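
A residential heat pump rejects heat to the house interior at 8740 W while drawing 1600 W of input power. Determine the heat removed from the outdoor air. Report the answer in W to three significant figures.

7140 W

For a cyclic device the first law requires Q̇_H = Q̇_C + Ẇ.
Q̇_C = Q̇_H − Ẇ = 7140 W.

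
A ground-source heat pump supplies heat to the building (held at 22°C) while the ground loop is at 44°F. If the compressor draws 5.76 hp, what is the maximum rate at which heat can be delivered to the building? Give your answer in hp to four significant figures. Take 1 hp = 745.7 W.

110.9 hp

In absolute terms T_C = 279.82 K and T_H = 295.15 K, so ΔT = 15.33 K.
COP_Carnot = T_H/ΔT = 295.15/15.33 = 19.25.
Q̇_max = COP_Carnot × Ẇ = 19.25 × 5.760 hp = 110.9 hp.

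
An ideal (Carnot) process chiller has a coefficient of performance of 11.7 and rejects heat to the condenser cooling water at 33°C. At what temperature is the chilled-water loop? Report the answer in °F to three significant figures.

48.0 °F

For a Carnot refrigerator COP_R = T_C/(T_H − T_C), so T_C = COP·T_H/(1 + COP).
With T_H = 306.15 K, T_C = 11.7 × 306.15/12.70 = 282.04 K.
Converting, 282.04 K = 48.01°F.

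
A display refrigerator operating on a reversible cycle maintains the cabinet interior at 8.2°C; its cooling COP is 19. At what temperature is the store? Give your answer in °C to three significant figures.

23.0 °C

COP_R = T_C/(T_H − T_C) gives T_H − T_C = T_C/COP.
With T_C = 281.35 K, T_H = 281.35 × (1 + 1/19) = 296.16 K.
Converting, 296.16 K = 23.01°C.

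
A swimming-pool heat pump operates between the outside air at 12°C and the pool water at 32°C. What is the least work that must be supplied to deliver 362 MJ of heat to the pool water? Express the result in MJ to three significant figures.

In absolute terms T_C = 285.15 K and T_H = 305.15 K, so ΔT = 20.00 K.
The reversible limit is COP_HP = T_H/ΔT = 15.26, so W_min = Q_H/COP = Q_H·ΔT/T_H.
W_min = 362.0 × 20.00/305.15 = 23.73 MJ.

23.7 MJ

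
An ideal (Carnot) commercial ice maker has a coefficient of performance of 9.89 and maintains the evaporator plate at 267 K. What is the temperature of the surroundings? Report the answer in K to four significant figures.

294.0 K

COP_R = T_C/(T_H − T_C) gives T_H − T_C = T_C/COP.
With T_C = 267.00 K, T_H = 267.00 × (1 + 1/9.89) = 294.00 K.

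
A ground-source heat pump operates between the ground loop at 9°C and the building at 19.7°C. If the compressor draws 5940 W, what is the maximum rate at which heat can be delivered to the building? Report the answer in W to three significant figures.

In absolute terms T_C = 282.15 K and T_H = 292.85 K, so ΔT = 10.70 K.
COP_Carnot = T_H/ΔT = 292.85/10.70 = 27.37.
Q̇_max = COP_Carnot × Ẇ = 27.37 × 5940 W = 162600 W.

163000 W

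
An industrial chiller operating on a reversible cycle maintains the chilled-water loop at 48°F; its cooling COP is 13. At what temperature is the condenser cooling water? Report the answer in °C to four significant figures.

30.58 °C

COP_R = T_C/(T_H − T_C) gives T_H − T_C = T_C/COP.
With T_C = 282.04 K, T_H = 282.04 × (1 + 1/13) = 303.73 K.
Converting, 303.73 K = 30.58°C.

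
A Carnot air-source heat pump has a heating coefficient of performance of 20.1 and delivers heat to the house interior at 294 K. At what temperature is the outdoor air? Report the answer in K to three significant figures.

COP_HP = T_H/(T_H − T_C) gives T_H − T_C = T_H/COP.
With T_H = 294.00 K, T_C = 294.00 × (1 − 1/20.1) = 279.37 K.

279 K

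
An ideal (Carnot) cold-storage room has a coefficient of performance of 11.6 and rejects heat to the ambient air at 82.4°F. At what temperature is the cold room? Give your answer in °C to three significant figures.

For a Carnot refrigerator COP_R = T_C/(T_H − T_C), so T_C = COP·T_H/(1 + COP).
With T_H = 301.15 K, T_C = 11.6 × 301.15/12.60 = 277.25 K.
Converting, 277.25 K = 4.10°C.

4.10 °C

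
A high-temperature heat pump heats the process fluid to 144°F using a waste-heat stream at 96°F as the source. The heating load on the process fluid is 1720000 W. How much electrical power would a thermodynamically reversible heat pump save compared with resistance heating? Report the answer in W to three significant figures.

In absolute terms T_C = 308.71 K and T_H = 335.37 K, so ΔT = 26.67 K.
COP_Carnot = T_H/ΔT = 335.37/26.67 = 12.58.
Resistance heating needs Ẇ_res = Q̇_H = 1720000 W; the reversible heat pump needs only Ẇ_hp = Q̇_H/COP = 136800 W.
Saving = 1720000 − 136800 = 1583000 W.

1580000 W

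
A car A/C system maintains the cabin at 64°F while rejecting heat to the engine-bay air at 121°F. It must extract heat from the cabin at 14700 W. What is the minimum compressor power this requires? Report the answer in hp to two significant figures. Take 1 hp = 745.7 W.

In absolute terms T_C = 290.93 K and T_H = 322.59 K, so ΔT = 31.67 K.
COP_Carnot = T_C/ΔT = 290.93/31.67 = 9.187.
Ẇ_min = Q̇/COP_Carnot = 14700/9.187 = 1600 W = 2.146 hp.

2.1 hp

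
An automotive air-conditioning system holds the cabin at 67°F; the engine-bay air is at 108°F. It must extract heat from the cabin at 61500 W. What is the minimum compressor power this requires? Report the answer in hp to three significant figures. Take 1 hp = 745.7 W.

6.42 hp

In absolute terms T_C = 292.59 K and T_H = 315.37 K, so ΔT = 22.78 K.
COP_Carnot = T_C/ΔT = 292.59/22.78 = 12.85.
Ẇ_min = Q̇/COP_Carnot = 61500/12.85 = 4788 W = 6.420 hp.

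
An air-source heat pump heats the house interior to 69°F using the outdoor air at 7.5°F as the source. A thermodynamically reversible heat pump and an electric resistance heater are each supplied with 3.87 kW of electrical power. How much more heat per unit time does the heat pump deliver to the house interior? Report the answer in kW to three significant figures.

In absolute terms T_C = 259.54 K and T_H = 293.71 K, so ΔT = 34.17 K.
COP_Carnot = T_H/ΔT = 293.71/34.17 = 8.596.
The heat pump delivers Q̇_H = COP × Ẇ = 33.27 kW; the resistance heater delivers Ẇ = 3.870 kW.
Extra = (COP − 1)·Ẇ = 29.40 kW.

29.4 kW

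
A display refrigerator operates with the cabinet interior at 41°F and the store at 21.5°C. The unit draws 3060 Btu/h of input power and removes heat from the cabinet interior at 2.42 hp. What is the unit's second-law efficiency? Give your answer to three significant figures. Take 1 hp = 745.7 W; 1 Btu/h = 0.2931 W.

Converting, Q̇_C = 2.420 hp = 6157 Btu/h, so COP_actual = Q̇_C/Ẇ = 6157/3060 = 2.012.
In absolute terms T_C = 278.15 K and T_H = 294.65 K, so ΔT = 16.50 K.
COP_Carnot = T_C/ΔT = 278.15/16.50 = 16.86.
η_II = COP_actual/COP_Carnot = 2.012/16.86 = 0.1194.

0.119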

══════════

The entire listing is to be repeated exactly.

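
A residential heat pump rejects heat to the house interior at 8740 W while drawing 1600 W of input power. Determine the heat removed from the outdoor air. Report the answer in W to three significant figures.

7140 W

For a cyclic device the first law requires Q̇_H = Q̇_C + Ẇ.
Q̇_C = Q̇_H − Ẇ = 7140 W.

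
A ground-source heat pump supplies heat to the building (held at 22°C) while the ground loop is at 44°F. If the compressor draws 5.76 hp, what is the maximum rate at which heat can be delivered to the building? Give your answer in hp to four significant figures. Take 1 hp = 745.7 W.

110.9 hp

In absolute terms T_C = 279.82 K and T_H = 295.15 K, so ΔT = 15.33 K.
COP_Carnot = T_H/ΔT = 295.15/15.33 = 19.25.
Q̇_max = COP_Carnot × Ẇ = 19.25 × 5.760 hp = 110.9 hp.

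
An ideal (Carnot) process chiller has a coefficient of performance of 11.7 and rejects heat to the condenser cooling water at 33°C. At what temperature is the chilled-water loop? Report the answer in °F to three significant figures.

48.0 °F

For a Carnot refrigerator COP_R = T_C/(T_H − T_C), so T_C = COP·T_H/(1 + COP).
With T_H = 306.15 K, T_C = 11.7 × 306.15/12.70 = 282.04 K.
Converting, 282.04 K = 48.01°F.

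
A display refrigerator operating on a reversible cycle maintains the cabinet interior at 8.2°C; its cooling COP is 19. At what temperature is the store? Give your answer in °C to three significant figures.

23.0 °C

COP_R = T_C/(T_H − T_C) gives T_H − T_C = T_C/COP.
With T_C = 281.35 K, T_H = 281.35 × (1 + 1/19) = 296.16 K.
Converting, 296.16 K = 23.01°C.

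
A swimming-pool heat pump operates between the outside air at 12°C and the pool water at 32°C. What is the least work that must be supplied to deliver 362 MJ of heat to the pool water? Express the result in MJ to three significant figures.

In absolute terms T_C = 285.15 K and T_H = 305.15 K, so ΔT = 20.00 K.
The reversible limit is COP_HP = T_H/ΔT = 15.26, so W_min = Q_H/COP = Q_H·ΔT/T_H.
W_min = 362.0 × 20.00/305.15 = 23.73 MJ.

23.7 MJ

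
An ideal (Carnot) commercial ice maker has a coefficient of performance of 9.89 and maintains the evaporator plate at 267 K. What is the temperature of the surroundings? Report the answer in K to four significant figures.

294.0 K

COP_R = T_C/(T_H − T_C) gives T_H − T_C = T_C/COP.
With T_C = 267.00 K, T_H = 267.00 × (1 + 1/9.89) = 294.00 K.

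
A ground-source heat pump operates between the ground loop at 9°C and the building at 19.7°C. If the compressor draws 5940 W, what is the maximum rate at which heat can be delivered to the building? Report the answer in W to three significant figures.

In absolute terms T_C = 282.15 K and T_H = 292.85 K, so ΔT = 10.70 K.
COP_Carnot = T_H/ΔT = 292.85/10.70 = 27.37.
Q̇_max = COP_Carnot × Ẇ = 27.37 × 5940 W = 162600 W.

163000 W

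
An industrial chiller operating on a reversible cycle maintains the chilled-water loop at 48°F; its cooling COP is 13. At what temperature is the condenser cooling water? Report the answer in °C to four significant figures.

30.58 °C

COP_R = T_C/(T_H − T_C) gives T_H − T_C = T_C/COP.
With T_C = 282.04 K, T_H = 282.04 × (1 + 1/13) = 303.73 K.
Converting, 303.73 K = 30.58°C.

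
A Carnot air-source heat pump has a heating coefficient of performance of 20.1 and delivers heat to the house interior at 294 K. At what temperature is the outdoor air? Report the answer in K to three significant figures.

COP_HP = T_H/(T_H − T_C) gives T_H − T_C = T_H/COP.
With T_H = 294.00 K, T_C = 294.00 × (1 − 1/20.1) = 279.37 K.

279 K

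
An ideal (Carnot) cold-storage room has a coefficient of performance of 11.6 and rejects heat to the ambient air at 82.4°F. At what temperature is the cold room? Give your answer in °C to three significant figures.

For a Carnot refrigerator COP_R = T_C/(T_H − T_C), so T_C = COP·T_H/(1 + COP).
With T_H = 301.15 K, T_C = 11.6 × 301.15/12.60 = 277.25 K.
Converting, 277.25 K = 4.10°C.

4.10 °C

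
A high-temperature heat pump heats the process fluid to 144°F using a waste-heat stream at 96°F as the source. The heating load on the process fluid is 1720000 W. How much electrical power would a thermodynamically reversible heat pump save compared with resistance heating? Report the answer in W to three significant figures.

In absolute terms T_C = 308.71 K and T_H = 335.37 K, so ΔT = 26.67 K.
COP_Carnot = T_H/ΔT = 335.37/26.67 = 12.58.
Resistance heating needs Ẇ_res = Q̇_H = 1720000 W; the reversible heat pump needs only Ẇ_hp = Q̇_H/COP = 136800 W.
Saving = 1720000 − 136800 = 1583000 W.

1580000 W

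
A car A/C system maintains the cabin at 64°F while rejecting heat to the engine-bay air at 121°F. It must extract heat from the cabin at 14700 W. What is the minimum compressor power this requires? Report the answer in hp to two significant figures. Take 1 hp = 745.7 W.

In absolute terms T_C = 290.93 K and T_H = 322.59 K, so ΔT = 31.67 K.
COP_Carnot = T_C/ΔT = 290.93/31.67 = 9.187.
Ẇ_min = Q̇/COP_Carnot = 14700/9.187 = 1600 W = 2.146 hp.

2.1 hp

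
An automotive air-conditioning system holds the cabin at 67°F; the engine-bay air is at 108°F. It must extract heat from the cabin at 61500 W. What is the minimum compressor power this requires? Report the answer in hp to three significant figures. Take 1 hp = 745.7 W.

6.42 hp

In absolute terms T_C = 292.59 K and T_H = 315.37 K, so ΔT = 22.78 K.
COP_Carnot = T_C/ΔT = 292.59/22.78 = 12.85.
Ẇ_min = Q̇/COP_Carnot = 61500/12.85 = 4788 W = 6.420 hp.

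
An air-source heat pump heats the house interior to 69°F using the outdoor air at 7.5°F as the source. A thermodynamically reversible heat pump and an electric resistance heater are each supplied with 3.87 kW of electrical power. How much more heat per unit time does the heat pump deliver to the house interior? Report the answer in kW to three significant figures.

In absolute terms T_C = 259.54 K and T_H = 293.71 K, so ΔT = 34.17 K.
COP_Carnot = T_H/ΔT = 293.71/34.17 = 8.596.
The heat pump delivers Q̇_H = COP × Ẇ = 33.27 kW; the resistance heater delivers Ẇ = 3.870 kW.
Extra = (COP − 1)·Ẇ = 29.40 kW.

29.4 kW

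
A display refrigerator operates with the cabinet interior at 41°F and the store at 21.5°C. The unit draws 3060 Btu/h of input power and removes heat from the cabinet interior at 2.42 hp. What is the unit's second-law efficiency? Give your answer to three significant figures. Take 1 hp = 745.7 W; 1 Btu/h = 0.2931 W.

Converting, Q̇_C = 2.420 hp = 6157 Btu/h, so COP_actual = Q̇_C/Ẇ = 6157/3060 = 2.012.
In absolute terms T_C = 278.15 K and T_H = 294.65 K, so ΔT = 16.50 K.
COP_Carnot = T_C/ΔT = 278.15/16.50 = 16.86.
η_II = COP_actual/COP_Carnot = 2.012/16.86 = 0.1194.

0.119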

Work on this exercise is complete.